***** Provided information

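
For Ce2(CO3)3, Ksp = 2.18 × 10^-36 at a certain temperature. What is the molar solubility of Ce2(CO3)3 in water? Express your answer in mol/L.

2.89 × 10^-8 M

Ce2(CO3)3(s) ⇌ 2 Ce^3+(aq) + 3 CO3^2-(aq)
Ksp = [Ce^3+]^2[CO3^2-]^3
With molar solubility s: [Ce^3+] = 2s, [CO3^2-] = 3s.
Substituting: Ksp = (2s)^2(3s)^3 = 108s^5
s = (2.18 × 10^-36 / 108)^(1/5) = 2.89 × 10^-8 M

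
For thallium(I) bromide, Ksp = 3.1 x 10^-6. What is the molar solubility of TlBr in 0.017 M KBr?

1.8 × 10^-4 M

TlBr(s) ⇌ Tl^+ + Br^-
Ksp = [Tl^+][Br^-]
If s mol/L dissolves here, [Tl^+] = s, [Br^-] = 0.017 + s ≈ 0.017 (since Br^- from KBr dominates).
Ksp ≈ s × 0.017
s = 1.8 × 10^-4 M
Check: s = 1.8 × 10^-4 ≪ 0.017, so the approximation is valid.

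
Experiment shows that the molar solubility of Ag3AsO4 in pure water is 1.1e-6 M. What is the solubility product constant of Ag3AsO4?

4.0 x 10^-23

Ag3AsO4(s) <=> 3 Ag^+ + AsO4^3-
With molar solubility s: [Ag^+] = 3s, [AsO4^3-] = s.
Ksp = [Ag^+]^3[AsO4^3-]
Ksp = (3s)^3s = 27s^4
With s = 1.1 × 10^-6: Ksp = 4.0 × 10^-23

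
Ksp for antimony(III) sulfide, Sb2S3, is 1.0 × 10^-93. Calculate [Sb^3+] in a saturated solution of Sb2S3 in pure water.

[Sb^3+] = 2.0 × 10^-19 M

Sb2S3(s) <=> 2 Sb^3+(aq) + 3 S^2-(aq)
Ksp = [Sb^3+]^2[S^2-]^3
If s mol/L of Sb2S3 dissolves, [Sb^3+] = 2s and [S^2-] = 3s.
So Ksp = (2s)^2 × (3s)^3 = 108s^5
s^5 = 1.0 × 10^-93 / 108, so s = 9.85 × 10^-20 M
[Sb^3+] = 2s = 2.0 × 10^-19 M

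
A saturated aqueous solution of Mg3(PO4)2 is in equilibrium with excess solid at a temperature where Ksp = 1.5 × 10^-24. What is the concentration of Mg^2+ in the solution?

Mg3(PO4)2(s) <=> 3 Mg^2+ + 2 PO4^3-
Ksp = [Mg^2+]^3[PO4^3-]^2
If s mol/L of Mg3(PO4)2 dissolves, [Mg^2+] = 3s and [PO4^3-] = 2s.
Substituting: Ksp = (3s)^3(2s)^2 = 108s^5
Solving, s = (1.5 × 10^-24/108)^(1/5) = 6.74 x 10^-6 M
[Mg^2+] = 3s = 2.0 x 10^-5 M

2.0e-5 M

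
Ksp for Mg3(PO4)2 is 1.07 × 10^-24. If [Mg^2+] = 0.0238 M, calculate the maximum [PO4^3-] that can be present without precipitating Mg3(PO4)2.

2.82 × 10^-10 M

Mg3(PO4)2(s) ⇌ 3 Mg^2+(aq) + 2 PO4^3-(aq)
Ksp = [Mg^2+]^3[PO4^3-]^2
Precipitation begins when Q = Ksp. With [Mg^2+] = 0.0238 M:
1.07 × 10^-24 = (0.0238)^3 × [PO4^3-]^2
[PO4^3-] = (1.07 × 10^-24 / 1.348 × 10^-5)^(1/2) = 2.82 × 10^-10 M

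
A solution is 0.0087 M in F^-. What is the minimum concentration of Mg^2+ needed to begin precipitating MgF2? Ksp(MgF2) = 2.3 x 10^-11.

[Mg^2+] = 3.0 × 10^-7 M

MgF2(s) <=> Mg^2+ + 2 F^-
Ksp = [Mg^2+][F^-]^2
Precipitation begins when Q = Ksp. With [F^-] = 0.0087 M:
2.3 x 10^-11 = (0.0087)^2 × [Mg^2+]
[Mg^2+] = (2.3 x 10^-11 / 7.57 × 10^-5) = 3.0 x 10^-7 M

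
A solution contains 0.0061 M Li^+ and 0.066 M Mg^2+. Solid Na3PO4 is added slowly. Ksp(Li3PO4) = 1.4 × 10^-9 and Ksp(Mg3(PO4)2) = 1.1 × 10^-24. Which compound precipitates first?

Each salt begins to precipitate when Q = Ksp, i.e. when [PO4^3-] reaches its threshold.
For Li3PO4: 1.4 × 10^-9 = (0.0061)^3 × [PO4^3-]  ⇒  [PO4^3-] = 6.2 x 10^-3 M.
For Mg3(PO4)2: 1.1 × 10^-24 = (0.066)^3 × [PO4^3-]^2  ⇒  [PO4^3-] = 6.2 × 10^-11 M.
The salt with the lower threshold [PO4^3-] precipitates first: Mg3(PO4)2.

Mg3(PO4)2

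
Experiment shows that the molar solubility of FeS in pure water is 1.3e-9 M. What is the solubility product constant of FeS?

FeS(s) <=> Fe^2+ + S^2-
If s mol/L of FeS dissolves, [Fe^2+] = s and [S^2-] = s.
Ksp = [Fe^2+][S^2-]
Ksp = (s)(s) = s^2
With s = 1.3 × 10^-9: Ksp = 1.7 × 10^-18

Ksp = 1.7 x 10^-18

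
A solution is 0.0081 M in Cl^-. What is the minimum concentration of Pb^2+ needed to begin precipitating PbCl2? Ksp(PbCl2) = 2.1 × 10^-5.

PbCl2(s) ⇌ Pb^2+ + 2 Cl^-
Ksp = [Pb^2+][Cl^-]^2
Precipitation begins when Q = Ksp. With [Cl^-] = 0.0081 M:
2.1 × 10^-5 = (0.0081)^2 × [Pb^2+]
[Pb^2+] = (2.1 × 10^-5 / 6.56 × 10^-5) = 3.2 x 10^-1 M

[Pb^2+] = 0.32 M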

**********

Directions for this task: Output every line above without altering anything.

Response area:
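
For Ce2(CO3)3, Ksp = 2.18 × 10^-36 at a certain temperature. What is the molar solubility of Ce2(CO3)3 in water? Express your answer in mol/L.

2.89 × 10^-8 M

Ce2(CO3)3(s) ⇌ 2 Ce^3+(aq) + 3 CO3^2-(aq)
Ksp = [Ce^3+]^2[CO3^2-]^3
With molar solubility s: [Ce^3+] = 2s, [CO3^2-] = 3s.
Substituting: Ksp = (2s)^2(3s)^3 = 108s^5
s = (2.18 × 10^-36 / 108)^(1/5) = 2.89 × 10^-8 M

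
For thallium(I) bromide, Ksp = 3.1 x 10^-6. What is the molar solubility of TlBr in 0.017 M KBr?

1.8 × 10^-4 M

TlBr(s) ⇌ Tl^+ + Br^-
Ksp = [Tl^+][Br^-]
If s mol/L dissolves here, [Tl^+] = s, [Br^-] = 0.017 + s ≈ 0.017 (since Br^- from KBr dominates).
Ksp ≈ s × 0.017
s = 1.8 × 10^-4 M
Check: s = 1.8 × 10^-4 ≪ 0.017, so the approximation is valid.

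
Experiment shows that the molar solubility of Ag3AsO4 in pure water is 1.1e-6 M. What is the solubility product constant of Ag3AsO4?

4.0 x 10^-23

Ag3AsO4(s) <=> 3 Ag^+ + AsO4^3-
With molar solubility s: [Ag^+] = 3s, [AsO4^3-] = s.
Ksp = [Ag^+]^3[AsO4^3-]
Ksp = (3s)^3s = 27s^4
With s = 1.1 × 10^-6: Ksp = 4.0 × 10^-23

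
Ksp for antimony(III) sulfide, Sb2S3, is 1.0 × 10^-93. Calculate [Sb^3+] in a saturated solution of Sb2S3 in pure water.

[Sb^3+] = 2.0 × 10^-19 M

Sb2S3(s) <=> 2 Sb^3+(aq) + 3 S^2-(aq)
Ksp = [Sb^3+]^2[S^2-]^3
If s mol/L of Sb2S3 dissolves, [Sb^3+] = 2s and [S^2-] = 3s.
So Ksp = (2s)^2 × (3s)^3 = 108s^5
s^5 = 1.0 × 10^-93 / 108, so s = 9.85 × 10^-20 M
[Sb^3+] = 2s = 2.0 × 10^-19 M

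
A saturated aqueous solution of Mg3(PO4)2 is in equilibrium with excess solid at a temperature where Ksp = 1.5 × 10^-24. What is the concentration of Mg^2+ in the solution?

Mg3(PO4)2(s) <=> 3 Mg^2+ + 2 PO4^3-
Ksp = [Mg^2+]^3[PO4^3-]^2
If s mol/L of Mg3(PO4)2 dissolves, [Mg^2+] = 3s and [PO4^3-] = 2s.
Substituting: Ksp = (3s)^3(2s)^2 = 108s^5
Solving, s = (1.5 × 10^-24/108)^(1/5) = 6.74 x 10^-6 M
[Mg^2+] = 3s = 2.0 x 10^-5 M

2.0e-5 M

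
Ksp for Mg3(PO4)2 is 1.07 × 10^-24. If [Mg^2+] = 0.0238 M, calculate the maximum [PO4^3-] that can be present without precipitating Mg3(PO4)2.

2.82 × 10^-10 M

Mg3(PO4)2(s) ⇌ 3 Mg^2+(aq) + 2 PO4^3-(aq)
Ksp = [Mg^2+]^3[PO4^3-]^2
Precipitation begins when Q = Ksp. With [Mg^2+] = 0.0238 M:
1.07 × 10^-24 = (0.0238)^3 × [PO4^3-]^2
[PO4^3-] = (1.07 × 10^-24 / 1.348 × 10^-5)^(1/2) = 2.82 × 10^-10 M

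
A solution is 0.0087 M in F^-. What is the minimum concentration of Mg^2+ needed to begin precipitating MgF2? Ksp(MgF2) = 2.3 x 10^-11.

[Mg^2+] = 3.0 × 10^-7 M

MgF2(s) <=> Mg^2+ + 2 F^-
Ksp = [Mg^2+][F^-]^2
Precipitation begins when Q = Ksp. With [F^-] = 0.0087 M:
2.3 x 10^-11 = (0.0087)^2 × [Mg^2+]
[Mg^2+] = (2.3 x 10^-11 / 7.57 × 10^-5) = 3.0 x 10^-7 M

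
A solution contains 0.0061 M Li^+ and 0.066 M Mg^2+. Solid Na3PO4 is added slowly. Ksp(Li3PO4) = 1.4 × 10^-9 and Ksp(Mg3(PO4)2) = 1.1 × 10^-24. Which compound precipitates first?

Each salt begins to precipitate when Q = Ksp, i.e. when [PO4^3-] reaches its threshold.
For Li3PO4: 1.4 × 10^-9 = (0.0061)^3 × [PO4^3-]  ⇒  [PO4^3-] = 6.2 x 10^-3 M.
For Mg3(PO4)2: 1.1 × 10^-24 = (0.066)^3 × [PO4^3-]^2  ⇒  [PO4^3-] = 6.2 × 10^-11 M.
The salt with the lower threshold [PO4^3-] precipitates first: Mg3(PO4)2.

Mg3(PO4)2

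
Experiment shows that the molar solubility of FeS in pure water is 1.3e-9 M. What is the solubility product constant of FeS?

FeS(s) <=> Fe^2+ + S^2-
If s mol/L of FeS dissolves, [Fe^2+] = s and [S^2-] = s.
Ksp = [Fe^2+][S^2-]
Ksp = (s)(s) = s^2
With s = 1.3 × 10^-9: Ksp = 1.7 × 10^-18

Ksp = 1.7 x 10^-18

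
A solution is 0.0081 M in Cl^-. What is the minimum concentration of Pb^2+ needed to begin precipitating PbCl2? Ksp(PbCl2) = 2.1 × 10^-5.

PbCl2(s) ⇌ Pb^2+ + 2 Cl^-
Ksp = [Pb^2+][Cl^-]^2
Precipitation begins when Q = Ksp. With [Cl^-] = 0.0081 M:
2.1 × 10^-5 = (0.0081)^2 × [Pb^2+]
[Pb^2+] = (2.1 × 10^-5 / 6.56 × 10^-5) = 3.2 x 10^-1 M

[Pb^2+] = 0.32 M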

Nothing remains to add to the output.